- [TASK BRIEF]:
Output each record exactly. Leave none out.

──────

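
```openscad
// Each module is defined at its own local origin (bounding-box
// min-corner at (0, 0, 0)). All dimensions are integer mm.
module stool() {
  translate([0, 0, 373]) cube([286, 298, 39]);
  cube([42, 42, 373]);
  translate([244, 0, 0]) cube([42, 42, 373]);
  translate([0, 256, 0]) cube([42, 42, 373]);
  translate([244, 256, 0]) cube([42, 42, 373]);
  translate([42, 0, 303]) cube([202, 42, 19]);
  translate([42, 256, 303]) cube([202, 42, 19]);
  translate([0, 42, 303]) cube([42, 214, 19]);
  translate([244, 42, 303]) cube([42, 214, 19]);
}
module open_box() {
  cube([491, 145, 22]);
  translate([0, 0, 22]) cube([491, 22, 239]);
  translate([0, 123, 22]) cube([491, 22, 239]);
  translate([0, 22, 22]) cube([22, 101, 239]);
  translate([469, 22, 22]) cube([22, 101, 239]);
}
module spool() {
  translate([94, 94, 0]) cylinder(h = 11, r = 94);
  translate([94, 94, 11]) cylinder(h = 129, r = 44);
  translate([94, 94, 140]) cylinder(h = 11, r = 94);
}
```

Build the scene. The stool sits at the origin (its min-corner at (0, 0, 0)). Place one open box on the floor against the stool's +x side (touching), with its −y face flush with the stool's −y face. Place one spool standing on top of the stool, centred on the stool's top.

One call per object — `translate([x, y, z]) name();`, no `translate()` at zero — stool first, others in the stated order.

stool();
translate([286, 0, 0]) open_box();
translate([49, 55, 412]) spool();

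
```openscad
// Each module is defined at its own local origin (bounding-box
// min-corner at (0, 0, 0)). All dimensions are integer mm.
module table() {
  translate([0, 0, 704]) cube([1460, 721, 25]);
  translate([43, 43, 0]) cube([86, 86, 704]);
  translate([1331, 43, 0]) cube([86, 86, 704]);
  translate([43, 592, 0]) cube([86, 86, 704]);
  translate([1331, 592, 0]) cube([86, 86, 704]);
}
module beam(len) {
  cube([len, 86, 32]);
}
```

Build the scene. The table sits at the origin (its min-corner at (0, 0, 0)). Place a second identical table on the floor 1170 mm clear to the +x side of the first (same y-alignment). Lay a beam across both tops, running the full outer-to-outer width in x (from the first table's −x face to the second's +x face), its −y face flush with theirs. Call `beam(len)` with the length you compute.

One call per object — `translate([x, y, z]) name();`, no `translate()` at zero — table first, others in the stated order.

table();
translate([2630, 0, 0]) table();
translate([0, 0, 729]) beam(4090);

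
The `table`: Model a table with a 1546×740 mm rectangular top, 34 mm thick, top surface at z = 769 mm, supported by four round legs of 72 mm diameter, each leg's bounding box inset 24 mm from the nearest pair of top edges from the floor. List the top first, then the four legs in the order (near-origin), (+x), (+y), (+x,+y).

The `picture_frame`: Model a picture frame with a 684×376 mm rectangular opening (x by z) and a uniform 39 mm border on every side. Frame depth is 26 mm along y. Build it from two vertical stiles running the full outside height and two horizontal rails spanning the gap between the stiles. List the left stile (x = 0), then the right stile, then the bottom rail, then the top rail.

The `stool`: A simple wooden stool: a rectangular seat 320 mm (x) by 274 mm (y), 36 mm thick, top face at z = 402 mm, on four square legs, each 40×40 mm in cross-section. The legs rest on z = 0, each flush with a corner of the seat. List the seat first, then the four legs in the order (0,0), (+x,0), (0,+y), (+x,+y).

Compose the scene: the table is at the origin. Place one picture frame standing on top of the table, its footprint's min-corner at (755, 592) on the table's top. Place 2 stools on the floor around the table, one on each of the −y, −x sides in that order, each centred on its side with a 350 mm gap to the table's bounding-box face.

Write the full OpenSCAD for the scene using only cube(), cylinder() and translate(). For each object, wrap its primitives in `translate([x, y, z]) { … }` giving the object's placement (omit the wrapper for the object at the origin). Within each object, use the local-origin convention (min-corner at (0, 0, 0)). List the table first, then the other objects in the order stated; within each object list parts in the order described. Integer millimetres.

translate([0, 0, 735]) cube([1546, 740, 34]);
translate([60, 60, 0]) cylinder(h = 735, r = 36);
translate([1486, 60, 0]) cylinder(h = 735, r = 36);
translate([60, 680, 0]) cylinder(h = 735, r = 36);
translate([1486, 680, 0]) cylinder(h = 735, r = 36);
translate([755, 592, 769]) {
  cube([39, 26, 454]);
  translate([723, 0, 0]) cube([39, 26, 454]);
  translate([39, 0, 0]) cube([684, 26, 39]);
  translate([39, 0, 415]) cube([684, 26, 39]);
}
translate([613, -624, 0]) {
  translate([0, 0, 366]) cube([320, 274, 36]);
  cube([40, 40, 366]);
  translate([280, 0, 0]) cube([40, 40, 366]);
  translate([0, 234, 0]) cube([40, 40, 366]);
  translate([280, 234, 0]) cube([40, 40, 366]);
}
translate([-670, 233, 0]) {
  translate([0, 0, 366]) cube([320, 274, 36]);
  cube([40, 40, 366]);
  translate([280, 0, 0]) cube([40, 40, 366]);
  translate([0, 234, 0]) cube([40, 40, 366]);
  translate([280, 234, 0]) cube([40, 40, 366]);
}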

──────

- [COMPLETED EXERCISE]:
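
```openscad
// Each module is defined at its own local origin (bounding-box
// min-corner at (0, 0, 0)). All dimensions are integer mm.
module stool() {
  translate([0, 0, 373]) cube([286, 298, 39]);
  cube([42, 42, 373]);
  translate([244, 0, 0]) cube([42, 42, 373]);
  translate([0, 256, 0]) cube([42, 42, 373]);
  translate([244, 256, 0]) cube([42, 42, 373]);
  translate([42, 0, 303]) cube([202, 42, 19]);
  translate([42, 256, 303]) cube([202, 42, 19]);
  translate([0, 42, 303]) cube([42, 214, 19]);
  translate([244, 42, 303]) cube([42, 214, 19]);
}
module open_box() {
  cube([491, 145, 22]);
  translate([0, 0, 22]) cube([491, 22, 239]);
  translate([0, 123, 22]) cube([491, 22, 239]);
  translate([0, 22, 22]) cube([22, 101, 239]);
  translate([469, 22, 22]) cube([22, 101, 239]);
}
module spool() {
  translate([94, 94, 0]) cylinder(h = 11, r = 94);
  translate([94, 94, 11]) cylinder(h = 129, r = 44);
  translate([94, 94, 140]) cylinder(h = 11, r = 94);
}
```

Build the scene. The stool sits at the origin (its min-corner at (0, 0, 0)). Place one open box on the floor against the stool's +x side (touching), with its −y face flush with the stool's −y face. Place one spool standing on top of the stool, centred on the stool's top.

One call per object — `translate([x, y, z]) name();`, no `translate()` at zero — stool first, others in the stated order.

stool();
translate([286, 0, 0]) open_box();
translate([49, 55, 412]) spool();

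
```openscad
// Each module is defined at its own local origin (bounding-box
// min-corner at (0, 0, 0)). All dimensions are integer mm.
module table() {
  translate([0, 0, 704]) cube([1460, 721, 25]);
  translate([43, 43, 0]) cube([86, 86, 704]);
  translate([1331, 43, 0]) cube([86, 86, 704]);
  translate([43, 592, 0]) cube([86, 86, 704]);
  translate([1331, 592, 0]) cube([86, 86, 704]);
}
module beam(len) {
  cube([len, 86, 32]);
}
```

Build the scene. The table sits at the origin (its min-corner at (0, 0, 0)). Place a second identical table on the floor 1170 mm clear to the +x side of the first (same y-alignment). Lay a beam across both tops, running the full outer-to-outer width in x (from the first table's −x face to the second's +x face), its −y face flush with theirs. Call `beam(len)` with the length you compute.

One call per object — `translate([x, y, z]) name();`, no `translate()` at zero — table first, others in the stated order.

table();
translate([2630, 0, 0]) table();
translate([0, 0, 729]) beam(4090);

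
The `table`: Model a table with a 1546×740 mm rectangular top, 34 mm thick, top surface at z = 769 mm, supported by four round legs of 72 mm diameter, each leg's bounding box inset 24 mm from the nearest pair of top edges from the floor. List the top first, then the four legs in the order (near-origin), (+x), (+y), (+x,+y).

The `picture_frame`: Model a picture frame with a 684×376 mm rectangular opening (x by z) and a uniform 39 mm border on every side. Frame depth is 26 mm along y. Build it from two vertical stiles running the full outside height and two horizontal rails spanning the gap between the stiles. List the left stile (x = 0), then the right stile, then the bottom rail, then the top rail.

The `stool`: A simple wooden stool: a rectangular seat 320 mm (x) by 274 mm (y), 36 mm thick, top face at z = 402 mm, on four square legs, each 40×40 mm in cross-section. The legs rest on z = 0, each flush with a corner of the seat. List the seat first, then the four legs in the order (0,0), (+x,0), (0,+y), (+x,+y).

Compose the scene: the table is at the origin. Place one picture frame standing on top of the table, its footprint's min-corner at (755, 592) on the table's top. Place 2 stools on the floor around the table, one on each of the −y, −x sides in that order, each centred on its side with a 350 mm gap to the table's bounding-box face.

Write the full OpenSCAD for the scene using only cube(), cylinder() and translate(). For each object, wrap its primitives in `translate([x, y, z]) { … }` giving the object's placement (omit the wrapper for the object at the origin). Within each object, use the local-origin convention (min-corner at (0, 0, 0)). List the table first, then the other objects in the order stated; within each object list parts in the order described. Integer millimetres.

translate([0, 0, 735]) cube([1546, 740, 34]);
translate([60, 60, 0]) cylinder(h = 735, r = 36);
translate([1486, 60, 0]) cylinder(h = 735, r = 36);
translate([60, 680, 0]) cylinder(h = 735, r = 36);
translate([1486, 680, 0]) cylinder(h = 735, r = 36);
translate([755, 592, 769]) {
  cube([39, 26, 454]);
  translate([723, 0, 0]) cube([39, 26, 454]);
  translate([39, 0, 0]) cube([684, 26, 39]);
  translate([39, 0, 415]) cube([684, 26, 39]);
}
translate([613, -624, 0]) {
  translate([0, 0, 366]) cube([320, 274, 36]);
  cube([40, 40, 366]);
  translate([280, 0, 0]) cube([40, 40, 366]);
  translate([0, 234, 0]) cube([40, 40, 366]);
  translate([280, 234, 0]) cube([40, 40, 366]);
}
translate([-670, 233, 0]) {
  translate([0, 0, 366]) cube([320, 274, 36]);
  cube([40, 40, 366]);
  translate([280, 0, 0]) cube([40, 40, 366]);
  translate([0, 234, 0]) cube([40, 40, 366]);
  translate([280, 234, 0]) cube([40, 40, 366]);
}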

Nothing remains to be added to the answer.